What is required: The answer is to be the data below, written out in full and exactly.

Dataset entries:
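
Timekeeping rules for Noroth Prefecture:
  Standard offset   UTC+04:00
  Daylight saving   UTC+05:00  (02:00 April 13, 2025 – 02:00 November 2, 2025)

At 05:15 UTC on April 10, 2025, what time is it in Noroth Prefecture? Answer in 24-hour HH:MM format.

At the standard offset (UTC+04:00), 05:15 UTC + 4h = 09:15 Noroth Prefecture standard time.
The standard-time date in Noroth Prefecture, April 10, 2025, is outside the daylight-saving period (13 April – 2 November), so Noroth Prefecture is on standard time, UTC+04:00.
05:15 UTC + 4h = 09:15 local.

09:15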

Solution for this problem:
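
Timekeeping rules for Noroth Prefecture:
  Standard offset   UTC+04:00
  Daylight saving   UTC+05:00  (02:00 April 13, 2025 – 02:00 November 2, 2025)

At 05:15 UTC on April 10, 2025, what time is it in Noroth Prefecture? Answer in 24-hour HH:MM format.

At the standard offset (UTC+04:00), 05:15 UTC + 4h = 09:15 Noroth Prefecture standard time.
The standard-time date in Noroth Prefecture, April 10, 2025, is outside the daylight-saving period (13 April – 2 November), so Noroth Prefecture is on standard time, UTC+04:00.
05:15 UTC + 4h = 09:15 local.

09:15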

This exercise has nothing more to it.